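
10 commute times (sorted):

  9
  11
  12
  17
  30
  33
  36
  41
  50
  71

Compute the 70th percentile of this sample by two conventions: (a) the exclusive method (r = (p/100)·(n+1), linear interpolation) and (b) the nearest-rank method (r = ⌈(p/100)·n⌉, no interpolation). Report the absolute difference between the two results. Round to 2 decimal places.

3.50

n = 10.
(a) r = 7.7; between ranks 7 (36) and 8 (41): 39.5.
(b) the nearest-rank method: rank 7 → 36.
|39.5 − 36| = 3.5.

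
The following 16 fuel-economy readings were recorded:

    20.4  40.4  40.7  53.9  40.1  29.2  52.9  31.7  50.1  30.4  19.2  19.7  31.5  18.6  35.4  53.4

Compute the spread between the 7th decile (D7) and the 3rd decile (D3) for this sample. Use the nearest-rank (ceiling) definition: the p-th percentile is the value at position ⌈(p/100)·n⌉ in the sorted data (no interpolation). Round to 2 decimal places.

Sorted: 18.6, 19.2, 19.7, 20.4, 29.2, 30.4, 31.5, 31.7, 35.4, 40.1, 40.4, 40.7, 50.1, 52.9, 53.4, 53.9.
n = 16.
P30: rank ⌈30/100·16⌉ = 5 → 29.2.
P70: rank ⌈70/100·16⌉ = 12 → 40.7.
Difference: 40.7 − 29.2 = 11.5.

11.50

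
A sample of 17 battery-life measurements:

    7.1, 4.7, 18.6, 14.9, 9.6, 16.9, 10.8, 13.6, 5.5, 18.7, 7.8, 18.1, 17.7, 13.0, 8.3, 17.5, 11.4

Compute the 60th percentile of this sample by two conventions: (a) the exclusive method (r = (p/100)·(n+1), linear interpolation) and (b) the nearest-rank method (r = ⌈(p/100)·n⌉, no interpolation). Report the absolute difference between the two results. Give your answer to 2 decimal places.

Sorted: 4.7, 5.5, 7.1, 7.8, 8.3, 9.6, 10.8, 11.4, 13.0, 13.6, 14.9, 16.9, 17.5, 17.7, 18.1, 18.6, 18.7.
n = 17.
(a) r = 10.8; between ranks 10 (13.6) and 11 (14.9): 14.64.
(b) the nearest-rank method: rank 11 → 14.9.
|14.64 − 14.9| = 0.26.

0.26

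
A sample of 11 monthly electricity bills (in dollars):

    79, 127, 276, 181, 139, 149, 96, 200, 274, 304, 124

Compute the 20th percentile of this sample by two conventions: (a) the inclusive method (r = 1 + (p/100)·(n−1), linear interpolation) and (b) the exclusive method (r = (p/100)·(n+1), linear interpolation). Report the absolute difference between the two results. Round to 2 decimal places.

16.80

Sorted: 79, 96, 124, 127, 139, 149, 181, 200, 274, 276, 304.
n = 11.
(a) r = 3 → value at rank 3 = 124.
(b) r = 2.4; between ranks 2 (96) and 3 (124): 107.2.
|124 − 107.2| = 16.8.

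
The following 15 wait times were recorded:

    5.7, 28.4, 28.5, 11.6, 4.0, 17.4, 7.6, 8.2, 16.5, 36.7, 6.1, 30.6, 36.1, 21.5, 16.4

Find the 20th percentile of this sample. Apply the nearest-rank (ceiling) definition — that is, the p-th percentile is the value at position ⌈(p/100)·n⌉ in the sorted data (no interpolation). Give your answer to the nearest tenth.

6.1

Sorted: 4.0, 5.7, 6.1, 7.6, 8.2, 11.6, 16.4, 16.5, 17.4, 21.5, 28.4, 28.5, 30.6, 36.1, 36.7.
n = 15.
Position = ⌈20/100 · 15⌉ = ⌈3⌉ = 3.
The value at rank 3 is 6.1.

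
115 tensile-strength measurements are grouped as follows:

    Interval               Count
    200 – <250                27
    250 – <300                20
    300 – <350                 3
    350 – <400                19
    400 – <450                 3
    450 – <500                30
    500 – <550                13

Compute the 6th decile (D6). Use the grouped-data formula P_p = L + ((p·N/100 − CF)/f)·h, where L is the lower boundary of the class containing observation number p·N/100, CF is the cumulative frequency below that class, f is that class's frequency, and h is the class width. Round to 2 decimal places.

400.00

N = 115; target position k = 60/100 · 115 = 69.
Cumulative frequencies: 27, 47, 50, 69, 72, 102, 115.
Observation 69 falls in the class 350 – <400.
L = 350, CF = 50, f = 19, h = 50.
P60 = 350 + ((69 − 50)/19)·50 = 350 + 50 = 400.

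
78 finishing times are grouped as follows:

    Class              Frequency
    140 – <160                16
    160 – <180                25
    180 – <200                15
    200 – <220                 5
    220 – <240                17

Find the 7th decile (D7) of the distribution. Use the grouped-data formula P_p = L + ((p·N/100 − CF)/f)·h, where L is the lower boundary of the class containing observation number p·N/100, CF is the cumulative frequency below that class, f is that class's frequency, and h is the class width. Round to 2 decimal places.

198.13

N = 78; target position k = 70/100 · 78 = 54.6.
Cumulative frequencies: 16, 41, 56, 61, 78.
Observation 54.6 falls in the class 180 – <200.
L = 180, CF = 41, f = 15, h = 20.
P70 = 180 + ((54.6 − 41)/15)·20 = 180 + 18.1333 = 198.133.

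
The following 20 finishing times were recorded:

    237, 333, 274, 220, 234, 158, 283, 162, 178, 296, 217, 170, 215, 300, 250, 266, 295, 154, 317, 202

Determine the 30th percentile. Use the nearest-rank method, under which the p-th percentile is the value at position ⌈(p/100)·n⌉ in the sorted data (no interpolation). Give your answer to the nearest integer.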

***

# Exercise
Every entry above needs to be written out again exactly.

# Your response
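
10 commute times (sorted):

  9
  11
  12
  17
  30
  33
  36
  41
  50
  71

Compute the 70th percentile of this sample by two conventions: (a) the exclusive method (r = (p/100)·(n+1), linear interpolation) and (b) the nearest-rank method (r = ⌈(p/100)·n⌉, no interpolation). Report the absolute difference between the two results. Round to 2 decimal places.

3.50

n = 10.
(a) r = 7.7; between ranks 7 (36) and 8 (41): 39.5.
(b) the nearest-rank method: rank 7 → 36.
|39.5 − 36| = 3.5.

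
The following 16 fuel-economy readings were recorded:

    20.4  40.4  40.7  53.9  40.1  29.2  52.9  31.7  50.1  30.4  19.2  19.7  31.5  18.6  35.4  53.4

Compute the spread between the 7th decile (D7) and the 3rd decile (D3) for this sample. Use the nearest-rank (ceiling) definition: the p-th percentile is the value at position ⌈(p/100)·n⌉ in the sorted data (no interpolation). Round to 2 decimal places.

Sorted: 18.6, 19.2, 19.7, 20.4, 29.2, 30.4, 31.5, 31.7, 35.4, 40.1, 40.4, 40.7, 50.1, 52.9, 53.4, 53.9.
n = 16.
P30: rank ⌈30/100·16⌉ = 5 → 29.2.
P70: rank ⌈70/100·16⌉ = 12 → 40.7.
Difference: 40.7 − 29.2 = 11.5.

11.50

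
A sample of 17 battery-life measurements:

    7.1, 4.7, 18.6, 14.9, 9.6, 16.9, 10.8, 13.6, 5.5, 18.7, 7.8, 18.1, 17.7, 13.0, 8.3, 17.5, 11.4

Compute the 60th percentile of this sample by two conventions: (a) the exclusive method (r = (p/100)·(n+1), linear interpolation) and (b) the nearest-rank method (r = ⌈(p/100)·n⌉, no interpolation). Report the absolute difference between the two results. Give your answer to 2 decimal places.

Sorted: 4.7, 5.5, 7.1, 7.8, 8.3, 9.6, 10.8, 11.4, 13.0, 13.6, 14.9, 16.9, 17.5, 17.7, 18.1, 18.6, 18.7.
n = 17.
(a) r = 10.8; between ranks 10 (13.6) and 11 (14.9): 14.64.
(b) the nearest-rank method: rank 11 → 14.9.
|14.64 − 14.9| = 0.26.

0.26

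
A sample of 11 monthly electricity bills (in dollars):

    79, 127, 276, 181, 139, 149, 96, 200, 274, 304, 124

Compute the 20th percentile of this sample by two conventions: (a) the inclusive method (r = 1 + (p/100)·(n−1), linear interpolation) and (b) the exclusive method (r = (p/100)·(n+1), linear interpolation). Report the absolute difference between the two results. Round to 2 decimal places.

16.80

Sorted: 79, 96, 124, 127, 139, 149, 181, 200, 274, 276, 304.
n = 11.
(a) r = 3 → value at rank 3 = 124.
(b) r = 2.4; between ranks 2 (96) and 3 (124): 107.2.
|124 − 107.2| = 16.8.

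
The following 15 wait times were recorded:

    5.7, 28.4, 28.5, 11.6, 4.0, 17.4, 7.6, 8.2, 16.5, 36.7, 6.1, 30.6, 36.1, 21.5, 16.4

Find the 20th percentile of this sample. Apply the nearest-rank (ceiling) definition — that is, the p-th percentile is the value at position ⌈(p/100)·n⌉ in the sorted data (no interpolation). Give your answer to the nearest tenth.

6.1

Sorted: 4.0, 5.7, 6.1, 7.6, 8.2, 11.6, 16.4, 16.5, 17.4, 21.5, 28.4, 28.5, 30.6, 36.1, 36.7.
n = 15.
Position = ⌈20/100 · 15⌉ = ⌈3⌉ = 3.
The value at rank 3 is 6.1.

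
115 tensile-strength measurements are grouped as follows:

    Interval               Count
    200 – <250                27
    250 – <300                20
    300 – <350                 3
    350 – <400                19
    400 – <450                 3
    450 – <500                30
    500 – <550                13

Compute the 6th decile (D6). Use the grouped-data formula P_p = L + ((p·N/100 − CF)/f)·h, where L is the lower boundary of the class containing observation number p·N/100, CF is the cumulative frequency below that class, f is that class's frequency, and h is the class width. Round to 2 decimal places.

400.00

N = 115; target position k = 60/100 · 115 = 69.
Cumulative frequencies: 27, 47, 50, 69, 72, 102, 115.
Observation 69 falls in the class 350 – <400.
L = 350, CF = 50, f = 19, h = 50.
P60 = 350 + ((69 − 50)/19)·50 = 350 + 50 = 400.

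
78 finishing times are grouped as follows:

    Class              Frequency
    140 – <160                16
    160 – <180                25
    180 – <200                15
    200 – <220                 5
    220 – <240                17

Find the 7th decile (D7) of the distribution. Use the grouped-data formula P_p = L + ((p·N/100 − CF)/f)·h, where L is the lower boundary of the class containing observation number p·N/100, CF is the cumulative frequency below that class, f is that class's frequency, and h is the class width. Round to 2 decimal places.

198.13

N = 78; target position k = 70/100 · 78 = 54.6.
Cumulative frequencies: 16, 41, 56, 61, 78.
Observation 54.6 falls in the class 180 – <200.
L = 180, CF = 41, f = 15, h = 20.
P70 = 180 + ((54.6 − 41)/15)·20 = 180 + 18.1333 = 198.133.

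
The following 20 finishing times were recorded:

    237, 333, 274, 220, 234, 158, 283, 162, 178, 296, 217, 170, 215, 300, 250, 266, 295, 154, 317, 202

Determine the 30th percentile. Use the nearest-rank method, under which the p-th percentile is the value at position ⌈(p/100)·n⌉ in the sorted data (no interpolation). Give your answer to the nearest integer.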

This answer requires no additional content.